### Stored data entries
= = =

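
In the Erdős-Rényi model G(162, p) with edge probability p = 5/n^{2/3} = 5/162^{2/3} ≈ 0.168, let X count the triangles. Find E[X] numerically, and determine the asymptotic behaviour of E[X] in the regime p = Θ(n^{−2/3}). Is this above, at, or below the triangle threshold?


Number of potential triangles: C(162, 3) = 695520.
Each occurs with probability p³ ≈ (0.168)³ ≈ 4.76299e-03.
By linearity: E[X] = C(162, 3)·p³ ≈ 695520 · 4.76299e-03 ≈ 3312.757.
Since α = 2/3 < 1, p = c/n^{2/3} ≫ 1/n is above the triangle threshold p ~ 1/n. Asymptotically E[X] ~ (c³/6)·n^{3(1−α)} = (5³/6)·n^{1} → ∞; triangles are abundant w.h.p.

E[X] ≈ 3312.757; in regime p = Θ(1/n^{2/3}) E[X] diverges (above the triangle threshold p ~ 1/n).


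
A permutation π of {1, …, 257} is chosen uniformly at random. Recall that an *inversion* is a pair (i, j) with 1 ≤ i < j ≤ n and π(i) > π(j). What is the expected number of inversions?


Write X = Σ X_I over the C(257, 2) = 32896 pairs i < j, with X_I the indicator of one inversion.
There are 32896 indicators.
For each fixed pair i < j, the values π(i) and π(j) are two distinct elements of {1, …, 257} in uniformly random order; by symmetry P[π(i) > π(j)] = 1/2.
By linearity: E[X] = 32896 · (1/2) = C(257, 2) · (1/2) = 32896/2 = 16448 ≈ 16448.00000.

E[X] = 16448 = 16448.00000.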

= = =

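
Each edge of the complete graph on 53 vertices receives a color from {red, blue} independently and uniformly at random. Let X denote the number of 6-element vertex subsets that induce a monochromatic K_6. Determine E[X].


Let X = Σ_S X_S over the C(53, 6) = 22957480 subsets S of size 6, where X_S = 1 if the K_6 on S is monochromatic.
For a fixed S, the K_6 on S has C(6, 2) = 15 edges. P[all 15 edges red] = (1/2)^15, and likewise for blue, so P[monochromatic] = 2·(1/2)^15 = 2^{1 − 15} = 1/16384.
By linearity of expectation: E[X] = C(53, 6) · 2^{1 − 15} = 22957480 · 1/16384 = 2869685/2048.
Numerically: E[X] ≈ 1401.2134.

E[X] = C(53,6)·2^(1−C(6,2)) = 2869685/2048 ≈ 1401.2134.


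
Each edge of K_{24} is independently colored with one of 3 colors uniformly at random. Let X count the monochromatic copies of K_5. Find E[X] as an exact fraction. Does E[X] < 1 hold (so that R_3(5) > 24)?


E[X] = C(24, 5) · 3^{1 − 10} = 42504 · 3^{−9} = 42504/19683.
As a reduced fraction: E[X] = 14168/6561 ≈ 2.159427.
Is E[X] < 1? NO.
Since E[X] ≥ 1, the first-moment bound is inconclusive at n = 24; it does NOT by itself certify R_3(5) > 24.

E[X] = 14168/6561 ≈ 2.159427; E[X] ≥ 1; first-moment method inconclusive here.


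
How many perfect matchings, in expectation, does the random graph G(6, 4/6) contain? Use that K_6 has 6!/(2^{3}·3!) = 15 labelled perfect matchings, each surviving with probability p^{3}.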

= = =

### WHAT TO DO
Of all the entries above, output exactly the lines between the one holding "R_3(5) > 24)?" and the one holding "How many perfect", inclusive.

### THE ANSWER
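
Each edge of K_{24} is independently colored with one of 3 colors uniformly at random. Let X count the monochromatic copies of K_5. Find E[X] as an exact fraction. Does E[X] < 1 hold (so that R_3(5) > 24)?


E[X] = C(24, 5) · 3^{1 − 10} = 42504 · 3^{−9} = 42504/19683.
As a reduced fraction: E[X] = 14168/6561 ≈ 2.159427.
Is E[X] < 1? NO.
Since E[X] ≥ 1, the first-moment bound is inconclusive at n = 24; it does NOT by itself certify R_3(5) > 24.

E[X] = 14168/6561 ≈ 2.159427; E[X] ≥ 1; first-moment method inconclusive here.


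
How many perfect matchings, in expectation, does the random graph G(6, 4/6) contain? Use that K_6 has 6!/(2^{3}·3!) = 15 labelled perfect matchings, each surviving with probability p^{3}.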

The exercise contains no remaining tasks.